====== INFORMATION GIVEN ======
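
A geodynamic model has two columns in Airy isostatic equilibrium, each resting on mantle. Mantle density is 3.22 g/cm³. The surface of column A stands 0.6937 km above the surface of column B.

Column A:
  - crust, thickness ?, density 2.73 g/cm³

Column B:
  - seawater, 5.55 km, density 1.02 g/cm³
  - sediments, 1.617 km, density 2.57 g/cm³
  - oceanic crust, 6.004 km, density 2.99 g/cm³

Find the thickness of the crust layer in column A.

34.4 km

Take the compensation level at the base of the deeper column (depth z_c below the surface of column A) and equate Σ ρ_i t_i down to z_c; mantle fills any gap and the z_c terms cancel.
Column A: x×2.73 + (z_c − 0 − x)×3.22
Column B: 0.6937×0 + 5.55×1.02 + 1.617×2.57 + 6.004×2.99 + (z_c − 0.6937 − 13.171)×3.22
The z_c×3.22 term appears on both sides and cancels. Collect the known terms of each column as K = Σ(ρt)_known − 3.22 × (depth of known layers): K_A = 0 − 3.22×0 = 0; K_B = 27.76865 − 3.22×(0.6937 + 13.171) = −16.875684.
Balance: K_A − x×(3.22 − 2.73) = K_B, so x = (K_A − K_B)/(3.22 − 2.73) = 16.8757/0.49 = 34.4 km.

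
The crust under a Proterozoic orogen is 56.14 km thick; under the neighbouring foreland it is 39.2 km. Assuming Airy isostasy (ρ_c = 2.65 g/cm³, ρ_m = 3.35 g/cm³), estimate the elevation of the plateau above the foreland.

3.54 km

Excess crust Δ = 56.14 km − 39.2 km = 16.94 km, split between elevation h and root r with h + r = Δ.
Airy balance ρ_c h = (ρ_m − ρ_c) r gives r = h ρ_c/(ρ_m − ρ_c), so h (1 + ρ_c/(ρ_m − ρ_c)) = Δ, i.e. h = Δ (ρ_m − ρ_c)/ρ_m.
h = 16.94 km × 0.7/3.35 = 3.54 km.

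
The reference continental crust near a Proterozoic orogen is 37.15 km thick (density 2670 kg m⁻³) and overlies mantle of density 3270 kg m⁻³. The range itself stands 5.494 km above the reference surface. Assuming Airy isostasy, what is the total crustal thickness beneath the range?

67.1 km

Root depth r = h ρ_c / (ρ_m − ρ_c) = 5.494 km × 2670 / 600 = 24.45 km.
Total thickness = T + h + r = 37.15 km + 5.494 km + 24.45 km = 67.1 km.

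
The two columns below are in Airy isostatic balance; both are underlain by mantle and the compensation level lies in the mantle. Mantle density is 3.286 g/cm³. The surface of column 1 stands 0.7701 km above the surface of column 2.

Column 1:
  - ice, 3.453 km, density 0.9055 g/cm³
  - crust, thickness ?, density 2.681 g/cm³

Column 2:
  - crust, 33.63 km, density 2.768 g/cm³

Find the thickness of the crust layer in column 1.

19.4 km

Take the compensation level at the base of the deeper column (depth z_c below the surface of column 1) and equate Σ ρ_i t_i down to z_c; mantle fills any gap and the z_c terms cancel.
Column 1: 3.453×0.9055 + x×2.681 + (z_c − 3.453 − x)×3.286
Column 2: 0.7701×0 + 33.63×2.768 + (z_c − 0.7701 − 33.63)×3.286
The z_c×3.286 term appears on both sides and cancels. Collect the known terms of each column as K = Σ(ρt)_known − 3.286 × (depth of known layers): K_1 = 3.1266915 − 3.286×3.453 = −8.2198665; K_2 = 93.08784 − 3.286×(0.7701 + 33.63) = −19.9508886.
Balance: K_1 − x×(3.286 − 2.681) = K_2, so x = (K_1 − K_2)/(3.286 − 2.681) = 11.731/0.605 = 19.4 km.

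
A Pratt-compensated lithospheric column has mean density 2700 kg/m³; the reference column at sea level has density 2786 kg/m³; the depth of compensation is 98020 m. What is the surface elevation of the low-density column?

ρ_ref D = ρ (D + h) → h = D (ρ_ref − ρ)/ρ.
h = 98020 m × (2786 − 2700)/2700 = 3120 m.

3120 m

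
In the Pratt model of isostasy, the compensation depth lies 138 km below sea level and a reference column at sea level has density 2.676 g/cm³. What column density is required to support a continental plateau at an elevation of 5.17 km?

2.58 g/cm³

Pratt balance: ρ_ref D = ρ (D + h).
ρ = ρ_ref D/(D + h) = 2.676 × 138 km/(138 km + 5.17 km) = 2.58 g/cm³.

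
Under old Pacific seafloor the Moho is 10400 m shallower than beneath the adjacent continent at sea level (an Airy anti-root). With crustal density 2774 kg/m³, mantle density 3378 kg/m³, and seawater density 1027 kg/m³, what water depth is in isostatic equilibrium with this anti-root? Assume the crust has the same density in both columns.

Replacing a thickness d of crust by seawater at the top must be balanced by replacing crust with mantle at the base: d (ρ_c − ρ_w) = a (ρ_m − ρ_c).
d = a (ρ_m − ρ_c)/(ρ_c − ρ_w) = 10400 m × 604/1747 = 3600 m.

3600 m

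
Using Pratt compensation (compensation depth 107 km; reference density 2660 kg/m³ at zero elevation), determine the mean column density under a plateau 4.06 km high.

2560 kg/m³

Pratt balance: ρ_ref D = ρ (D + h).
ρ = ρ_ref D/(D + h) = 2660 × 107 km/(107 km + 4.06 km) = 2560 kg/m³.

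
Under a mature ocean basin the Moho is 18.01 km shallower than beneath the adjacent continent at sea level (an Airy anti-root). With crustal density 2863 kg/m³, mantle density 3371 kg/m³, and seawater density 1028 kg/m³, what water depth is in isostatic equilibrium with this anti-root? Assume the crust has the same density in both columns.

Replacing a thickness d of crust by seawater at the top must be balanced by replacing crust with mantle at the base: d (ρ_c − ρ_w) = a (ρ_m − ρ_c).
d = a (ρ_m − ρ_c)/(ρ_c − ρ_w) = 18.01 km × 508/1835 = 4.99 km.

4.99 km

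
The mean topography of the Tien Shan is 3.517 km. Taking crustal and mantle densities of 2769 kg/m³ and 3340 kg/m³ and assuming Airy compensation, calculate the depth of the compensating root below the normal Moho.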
======
* **YOUR GOAL**
Every entry above, from first to last, should be repeated exactly.

* **TASK RESULT**
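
A geodynamic model has two columns in Airy isostatic equilibrium, each resting on mantle. Mantle density is 3.22 g/cm³. The surface of column A stands 0.6937 km above the surface of column B.

Column A:
  - crust, thickness ?, density 2.73 g/cm³

Column B:
  - seawater, 5.55 km, density 1.02 g/cm³
  - sediments, 1.617 km, density 2.57 g/cm³
  - oceanic crust, 6.004 km, density 2.99 g/cm³

Find the thickness of the crust layer in column A.

34.4 km

Take the compensation level at the base of the deeper column (depth z_c below the surface of column A) and equate Σ ρ_i t_i down to z_c; mantle fills any gap and the z_c terms cancel.
Column A: x×2.73 + (z_c − 0 − x)×3.22
Column B: 0.6937×0 + 5.55×1.02 + 1.617×2.57 + 6.004×2.99 + (z_c − 0.6937 − 13.171)×3.22
The z_c×3.22 term appears on both sides and cancels. Collect the known terms of each column as K = Σ(ρt)_known − 3.22 × (depth of known layers): K_A = 0 − 3.22×0 = 0; K_B = 27.76865 − 3.22×(0.6937 + 13.171) = −16.875684.
Balance: K_A − x×(3.22 − 2.73) = K_B, so x = (K_A − K_B)/(3.22 − 2.73) = 16.8757/0.49 = 34.4 km.

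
The crust under a Proterozoic orogen is 56.14 km thick; under the neighbouring foreland it is 39.2 km. Assuming Airy isostasy (ρ_c = 2.65 g/cm³, ρ_m = 3.35 g/cm³), estimate the elevation of the plateau above the foreland.

3.54 km

Excess crust Δ = 56.14 km − 39.2 km = 16.94 km, split between elevation h and root r with h + r = Δ.
Airy balance ρ_c h = (ρ_m − ρ_c) r gives r = h ρ_c/(ρ_m − ρ_c), so h (1 + ρ_c/(ρ_m − ρ_c)) = Δ, i.e. h = Δ (ρ_m − ρ_c)/ρ_m.
h = 16.94 km × 0.7/3.35 = 3.54 km.

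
The reference continental crust near a Proterozoic orogen is 37.15 km thick (density 2670 kg m⁻³) and overlies mantle of density 3270 kg m⁻³. The range itself stands 5.494 km above the reference surface. Assuming Airy isostasy, what is the total crustal thickness beneath the range?

67.1 km

Root depth r = h ρ_c / (ρ_m − ρ_c) = 5.494 km × 2670 / 600 = 24.45 km.
Total thickness = T + h + r = 37.15 km + 5.494 km + 24.45 km = 67.1 km.

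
The two columns below are in Airy isostatic balance; both are underlain by mantle and the compensation level lies in the mantle. Mantle density is 3.286 g/cm³. The surface of column 1 stands 0.7701 km above the surface of column 2.

Column 1:
  - ice, 3.453 km, density 0.9055 g/cm³
  - crust, thickness ?, density 2.681 g/cm³

Column 2:
  - crust, 33.63 km, density 2.768 g/cm³

Find the thickness of the crust layer in column 1.

19.4 km

Take the compensation level at the base of the deeper column (depth z_c below the surface of column 1) and equate Σ ρ_i t_i down to z_c; mantle fills any gap and the z_c terms cancel.
Column 1: 3.453×0.9055 + x×2.681 + (z_c − 3.453 − x)×3.286
Column 2: 0.7701×0 + 33.63×2.768 + (z_c − 0.7701 − 33.63)×3.286
The z_c×3.286 term appears on both sides and cancels. Collect the known terms of each column as K = Σ(ρt)_known − 3.286 × (depth of known layers): K_1 = 3.1266915 − 3.286×3.453 = −8.2198665; K_2 = 93.08784 − 3.286×(0.7701 + 33.63) = −19.9508886.
Balance: K_1 − x×(3.286 − 2.681) = K_2, so x = (K_1 − K_2)/(3.286 − 2.681) = 11.731/0.605 = 19.4 km.

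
A Pratt-compensated lithospheric column has mean density 2700 kg/m³; the reference column at sea level has density 2786 kg/m³; the depth of compensation is 98020 m. What is the surface elevation of the low-density column?

ρ_ref D = ρ (D + h) → h = D (ρ_ref − ρ)/ρ.
h = 98020 m × (2786 − 2700)/2700 = 3120 m.

3120 m

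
In the Pratt model of isostasy, the compensation depth lies 138 km below sea level and a reference column at sea level has density 2.676 g/cm³. What column density is required to support a continental plateau at an elevation of 5.17 km?

2.58 g/cm³

Pratt balance: ρ_ref D = ρ (D + h).
ρ = ρ_ref D/(D + h) = 2.676 × 138 km/(138 km + 5.17 km) = 2.58 g/cm³.

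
Under old Pacific seafloor the Moho is 10400 m shallower than beneath the adjacent continent at sea level (an Airy anti-root). With crustal density 2774 kg/m³, mantle density 3378 kg/m³, and seawater density 1027 kg/m³, what water depth is in isostatic equilibrium with this anti-root? Assume the crust has the same density in both columns.

Replacing a thickness d of crust by seawater at the top must be balanced by replacing crust with mantle at the base: d (ρ_c − ρ_w) = a (ρ_m − ρ_c).
d = a (ρ_m − ρ_c)/(ρ_c − ρ_w) = 10400 m × 604/1747 = 3600 m.

3600 m

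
Using Pratt compensation (compensation depth 107 km; reference density 2660 kg/m³ at zero elevation), determine the mean column density under a plateau 4.06 km high.

2560 kg/m³

Pratt balance: ρ_ref D = ρ (D + h).
ρ = ρ_ref D/(D + h) = 2660 × 107 km/(107 km + 4.06 km) = 2560 kg/m³.

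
Under a mature ocean basin the Moho is 18.01 km shallower than beneath the adjacent continent at sea level (an Airy anti-root). With crustal density 2863 kg/m³, mantle density 3371 kg/m³, and seawater density 1028 kg/m³, what water depth is in isostatic equilibrium with this anti-root? Assume the crust has the same density in both columns.

Replacing a thickness d of crust by seawater at the top must be balanced by replacing crust with mantle at the base: d (ρ_c − ρ_w) = a (ρ_m − ρ_c).
d = a (ρ_m − ρ_c)/(ρ_c − ρ_w) = 18.01 km × 508/1835 = 4.99 km.

4.99 km

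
The mean topography of the Tien Shan is 3.517 km. Taking crustal and mantle densities of 2769 kg/m³ and 3340 kg/m³ and assuming Airy compensation, calculate the depth of the compensating root below the normal Moho.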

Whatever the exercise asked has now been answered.